• The problem: Once the line containing "134.9 day = (in hour) 3238" is found in the entries below, reproduce it and every line after it, stopping at and including the line containing "5.43 watt = (in horsepower) 0.007282"; reproduce nothing else, and keep each line exact.

• Data under study:
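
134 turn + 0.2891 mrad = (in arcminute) 2.894e+06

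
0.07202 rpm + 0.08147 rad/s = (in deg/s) 5.1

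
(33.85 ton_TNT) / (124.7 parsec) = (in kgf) 3.753e-09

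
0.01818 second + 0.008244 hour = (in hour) 0.008249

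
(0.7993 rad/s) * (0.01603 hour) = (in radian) 46.13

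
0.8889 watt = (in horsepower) 0.001192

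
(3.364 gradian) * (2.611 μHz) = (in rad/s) 1.38e-07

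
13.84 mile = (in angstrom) 2.227e+14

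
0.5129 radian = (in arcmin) 1763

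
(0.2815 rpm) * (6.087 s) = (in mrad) 179.4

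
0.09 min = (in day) 6.25e-05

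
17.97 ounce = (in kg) 0.5094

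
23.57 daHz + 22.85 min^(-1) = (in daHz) 23.61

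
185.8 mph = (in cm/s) 8306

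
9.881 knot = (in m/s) 5.083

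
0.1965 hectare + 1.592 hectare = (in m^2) 1.788e+04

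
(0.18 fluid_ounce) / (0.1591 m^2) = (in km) 3.346e-08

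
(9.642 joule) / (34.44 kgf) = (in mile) 1.774e-05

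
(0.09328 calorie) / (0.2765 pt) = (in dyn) 4.001e+08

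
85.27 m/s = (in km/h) 307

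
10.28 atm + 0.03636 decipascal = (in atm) 10.28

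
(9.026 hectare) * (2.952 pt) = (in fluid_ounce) 3.178e+06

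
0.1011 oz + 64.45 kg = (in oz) 2274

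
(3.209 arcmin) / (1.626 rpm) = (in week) 9.064e-09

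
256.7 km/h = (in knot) 138.6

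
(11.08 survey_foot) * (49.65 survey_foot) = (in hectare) 0.005111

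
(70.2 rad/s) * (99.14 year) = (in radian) 2.195e+11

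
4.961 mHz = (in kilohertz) 4.961e-06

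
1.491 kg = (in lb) 3.287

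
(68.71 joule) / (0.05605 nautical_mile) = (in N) 0.6619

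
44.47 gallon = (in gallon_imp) 37.03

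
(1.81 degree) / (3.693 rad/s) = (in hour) 2.376e-06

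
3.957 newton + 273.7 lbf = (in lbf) 274.6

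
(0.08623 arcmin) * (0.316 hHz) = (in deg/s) 0.04541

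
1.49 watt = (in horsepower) 0.001998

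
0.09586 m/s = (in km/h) 0.3451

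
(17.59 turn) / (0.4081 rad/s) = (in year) 8.588e-06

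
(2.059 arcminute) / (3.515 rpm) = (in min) 2.712e-05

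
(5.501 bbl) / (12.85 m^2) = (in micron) 6.806e+04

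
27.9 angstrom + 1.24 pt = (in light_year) 4.624e-20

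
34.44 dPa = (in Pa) 3.444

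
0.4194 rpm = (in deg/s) 2.516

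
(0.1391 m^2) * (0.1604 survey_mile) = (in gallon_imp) 7898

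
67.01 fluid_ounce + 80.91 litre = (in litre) 82.89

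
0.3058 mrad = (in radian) 0.0003058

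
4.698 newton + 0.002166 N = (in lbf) 1.057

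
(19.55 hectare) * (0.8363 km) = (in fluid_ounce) 5.528e+12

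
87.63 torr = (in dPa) 1.168e+05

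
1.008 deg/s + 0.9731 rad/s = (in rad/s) 0.9907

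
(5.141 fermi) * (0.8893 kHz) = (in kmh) 1.646e-11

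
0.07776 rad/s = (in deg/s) 4.455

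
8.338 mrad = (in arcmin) 28.66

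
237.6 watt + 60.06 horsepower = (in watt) 4.502e+04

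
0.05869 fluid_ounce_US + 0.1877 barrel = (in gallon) 7.884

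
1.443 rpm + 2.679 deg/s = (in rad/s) 0.1979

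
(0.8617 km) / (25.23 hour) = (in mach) 2.786e-05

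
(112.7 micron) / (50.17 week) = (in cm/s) 3.714e-10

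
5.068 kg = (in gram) 5068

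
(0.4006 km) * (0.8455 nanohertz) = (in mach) 9.947e-10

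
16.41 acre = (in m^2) 6.641e+04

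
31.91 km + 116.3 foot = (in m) 3.195e+04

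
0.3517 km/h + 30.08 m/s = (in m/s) 30.18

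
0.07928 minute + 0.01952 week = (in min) 196.8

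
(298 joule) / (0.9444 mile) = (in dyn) 1.961e+04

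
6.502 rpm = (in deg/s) 39.01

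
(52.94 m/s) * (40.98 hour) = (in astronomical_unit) 5.221e-05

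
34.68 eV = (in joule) 5.556e-18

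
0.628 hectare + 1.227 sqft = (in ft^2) 6.76e+04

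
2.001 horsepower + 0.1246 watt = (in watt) 1492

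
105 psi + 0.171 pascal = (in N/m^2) 7.239e+05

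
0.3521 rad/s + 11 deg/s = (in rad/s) 0.5441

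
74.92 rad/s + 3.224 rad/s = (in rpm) 746.2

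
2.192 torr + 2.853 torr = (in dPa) 6726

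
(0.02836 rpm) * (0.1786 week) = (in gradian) 2.042e+04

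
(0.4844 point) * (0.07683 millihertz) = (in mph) 2.937e-08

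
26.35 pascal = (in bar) 0.0002635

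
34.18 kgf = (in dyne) 3.352e+07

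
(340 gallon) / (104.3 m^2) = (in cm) 1.234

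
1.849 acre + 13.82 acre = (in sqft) 6.825e+05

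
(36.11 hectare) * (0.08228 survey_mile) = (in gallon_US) 1.263e+10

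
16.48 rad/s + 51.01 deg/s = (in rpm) 165.9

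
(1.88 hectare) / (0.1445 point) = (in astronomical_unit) 0.002465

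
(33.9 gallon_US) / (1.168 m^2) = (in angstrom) 1.099e+09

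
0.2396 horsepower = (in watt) 178.7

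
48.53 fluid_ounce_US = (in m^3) 0.001435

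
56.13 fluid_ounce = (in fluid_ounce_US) 56.13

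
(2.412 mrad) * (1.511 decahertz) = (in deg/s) 2.088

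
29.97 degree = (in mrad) 523.1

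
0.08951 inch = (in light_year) 2.403e-19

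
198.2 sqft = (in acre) 0.00455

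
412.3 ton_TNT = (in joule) 1.725e+12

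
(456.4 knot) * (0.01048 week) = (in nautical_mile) 803.6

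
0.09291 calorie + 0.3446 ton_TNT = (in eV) 8.999e+27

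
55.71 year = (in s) 1.757e+09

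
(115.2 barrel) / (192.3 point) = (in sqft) 2906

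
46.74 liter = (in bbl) 0.294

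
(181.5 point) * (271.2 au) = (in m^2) 2.598e+12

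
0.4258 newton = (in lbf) 0.09572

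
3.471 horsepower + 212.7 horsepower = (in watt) 1.612e+05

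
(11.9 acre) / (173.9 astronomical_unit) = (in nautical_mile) 9.995e-13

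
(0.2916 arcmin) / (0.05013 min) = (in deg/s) 0.001616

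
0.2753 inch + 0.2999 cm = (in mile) 6.209e-06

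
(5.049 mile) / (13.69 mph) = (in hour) 0.3688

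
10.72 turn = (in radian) 67.36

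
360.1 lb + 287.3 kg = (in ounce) 1.59e+04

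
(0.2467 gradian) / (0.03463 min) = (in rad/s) 0.001865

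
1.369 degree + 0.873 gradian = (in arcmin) 129.3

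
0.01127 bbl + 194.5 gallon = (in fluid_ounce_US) 2.496e+04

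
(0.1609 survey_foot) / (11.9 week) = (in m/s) 6.814e-09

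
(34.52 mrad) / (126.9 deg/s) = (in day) 1.804e-07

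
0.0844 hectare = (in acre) 0.2086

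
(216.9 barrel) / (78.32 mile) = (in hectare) 2.736e-08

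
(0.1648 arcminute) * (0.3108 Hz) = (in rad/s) 1.49e-05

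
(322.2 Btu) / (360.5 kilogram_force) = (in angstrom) 9.616e+11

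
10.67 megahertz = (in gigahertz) 0.01067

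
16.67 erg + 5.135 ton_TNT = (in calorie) 5.135e+09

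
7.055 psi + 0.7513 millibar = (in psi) 7.066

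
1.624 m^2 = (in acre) 0.0004013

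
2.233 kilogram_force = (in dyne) 2.19e+06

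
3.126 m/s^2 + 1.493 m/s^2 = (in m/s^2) 4.619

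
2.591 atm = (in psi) 38.08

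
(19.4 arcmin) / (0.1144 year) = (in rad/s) 1.564e-09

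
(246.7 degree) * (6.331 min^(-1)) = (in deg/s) 26.03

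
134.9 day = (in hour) 3238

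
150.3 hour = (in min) 9018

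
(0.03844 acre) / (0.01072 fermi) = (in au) 9.7e+07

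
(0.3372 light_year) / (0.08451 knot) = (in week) 1.213e+11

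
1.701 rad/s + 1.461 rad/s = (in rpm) 30.19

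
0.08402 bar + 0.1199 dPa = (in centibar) 8.402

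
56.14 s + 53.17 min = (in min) 54.11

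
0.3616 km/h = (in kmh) 0.3616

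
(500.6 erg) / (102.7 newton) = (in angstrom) 4874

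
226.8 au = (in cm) 3.393e+15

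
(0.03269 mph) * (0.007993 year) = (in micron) 3.684e+09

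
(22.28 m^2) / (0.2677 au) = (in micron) 0.0005563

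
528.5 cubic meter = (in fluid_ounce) 1.787e+07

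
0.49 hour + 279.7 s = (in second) 2044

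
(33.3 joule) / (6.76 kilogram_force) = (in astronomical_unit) 3.358e-12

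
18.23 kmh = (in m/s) 5.064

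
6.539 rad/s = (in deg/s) 374.7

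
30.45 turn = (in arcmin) 6.577e+05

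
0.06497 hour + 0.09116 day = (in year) 0.0002572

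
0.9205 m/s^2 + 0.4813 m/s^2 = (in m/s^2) 1.402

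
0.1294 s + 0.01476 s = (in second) 0.1442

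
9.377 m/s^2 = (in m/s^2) 9.377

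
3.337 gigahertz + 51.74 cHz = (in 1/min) 2.002e+11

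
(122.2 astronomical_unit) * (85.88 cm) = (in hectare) 1.57e+09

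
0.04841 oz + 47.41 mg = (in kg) 0.00142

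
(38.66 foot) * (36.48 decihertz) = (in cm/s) 4299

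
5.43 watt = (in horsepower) 0.007282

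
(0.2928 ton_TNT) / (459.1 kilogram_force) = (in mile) 169.1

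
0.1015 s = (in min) 0.001692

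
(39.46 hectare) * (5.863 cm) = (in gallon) 6.112e+06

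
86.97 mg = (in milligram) 86.97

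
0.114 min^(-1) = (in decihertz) 0.019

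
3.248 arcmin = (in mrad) 0.9448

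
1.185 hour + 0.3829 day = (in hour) 10.37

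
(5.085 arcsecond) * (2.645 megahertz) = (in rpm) 622.7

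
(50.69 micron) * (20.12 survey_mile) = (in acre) 0.0004056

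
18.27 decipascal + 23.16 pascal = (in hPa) 0.2499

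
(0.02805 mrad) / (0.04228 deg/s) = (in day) 4.4e-07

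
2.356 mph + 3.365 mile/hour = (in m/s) 2.558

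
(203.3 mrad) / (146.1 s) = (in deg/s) 0.07973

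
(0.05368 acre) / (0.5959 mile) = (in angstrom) 2.265e+09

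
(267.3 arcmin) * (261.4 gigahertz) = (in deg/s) 1.165e+12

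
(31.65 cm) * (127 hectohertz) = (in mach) 11.8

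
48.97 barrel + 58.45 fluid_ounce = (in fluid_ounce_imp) 2.741e+05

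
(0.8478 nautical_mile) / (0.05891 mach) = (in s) 78.28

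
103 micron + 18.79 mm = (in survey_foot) 0.06198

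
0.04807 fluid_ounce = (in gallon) 0.0003755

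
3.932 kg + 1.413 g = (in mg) 3.933e+06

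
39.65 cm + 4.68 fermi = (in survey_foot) 1.301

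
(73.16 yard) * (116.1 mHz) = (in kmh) 27.96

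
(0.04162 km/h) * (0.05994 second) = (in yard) 0.0007578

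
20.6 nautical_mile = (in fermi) 3.815e+19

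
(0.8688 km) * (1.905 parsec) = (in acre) 1.262e+16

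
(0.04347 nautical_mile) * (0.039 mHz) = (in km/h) 0.0113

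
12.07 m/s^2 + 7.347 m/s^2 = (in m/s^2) 19.42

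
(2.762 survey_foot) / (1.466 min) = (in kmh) 0.03446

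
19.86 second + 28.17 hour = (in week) 0.1677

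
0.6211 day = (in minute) 894.4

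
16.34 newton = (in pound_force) 3.673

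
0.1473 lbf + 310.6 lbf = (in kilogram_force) 141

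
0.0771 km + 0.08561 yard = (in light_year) 8.158e-15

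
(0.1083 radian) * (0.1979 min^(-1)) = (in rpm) 0.003411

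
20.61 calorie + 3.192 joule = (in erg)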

• The completed task:
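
134.9 day = (in hour) 3238

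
150.3 hour = (in min) 9018

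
(0.03844 acre) / (0.01072 fermi) = (in au) 9.7e+07

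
(0.3372 light_year) / (0.08451 knot) = (in week) 1.213e+11

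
1.701 rad/s + 1.461 rad/s = (in rpm) 30.19

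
0.08402 bar + 0.1199 dPa = (in centibar) 8.402

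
56.14 s + 53.17 min = (in min) 54.11

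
0.3616 km/h = (in kmh) 0.3616

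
(500.6 erg) / (102.7 newton) = (in angstrom) 4874

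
226.8 au = (in cm) 3.393e+15

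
(0.03269 mph) * (0.007993 year) = (in micron) 3.684e+09

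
(22.28 m^2) / (0.2677 au) = (in micron) 0.0005563

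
528.5 cubic meter = (in fluid_ounce) 1.787e+07

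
0.49 hour + 279.7 s = (in second) 2044

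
(33.3 joule) / (6.76 kilogram_force) = (in astronomical_unit) 3.358e-12

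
18.23 kmh = (in m/s) 5.064

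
6.539 rad/s = (in deg/s) 374.7

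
30.45 turn = (in arcmin) 6.577e+05

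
0.06497 hour + 0.09116 day = (in year) 0.0002572

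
0.9205 m/s^2 + 0.4813 m/s^2 = (in m/s^2) 1.402

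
0.1294 s + 0.01476 s = (in second) 0.1442

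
9.377 m/s^2 = (in m/s^2) 9.377

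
3.337 gigahertz + 51.74 cHz = (in 1/min) 2.002e+11

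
(122.2 astronomical_unit) * (85.88 cm) = (in hectare) 1.57e+09

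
0.04841 oz + 47.41 mg = (in kg) 0.00142

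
(38.66 foot) * (36.48 decihertz) = (in cm/s) 4299

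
5.43 watt = (in horsepower) 0.007282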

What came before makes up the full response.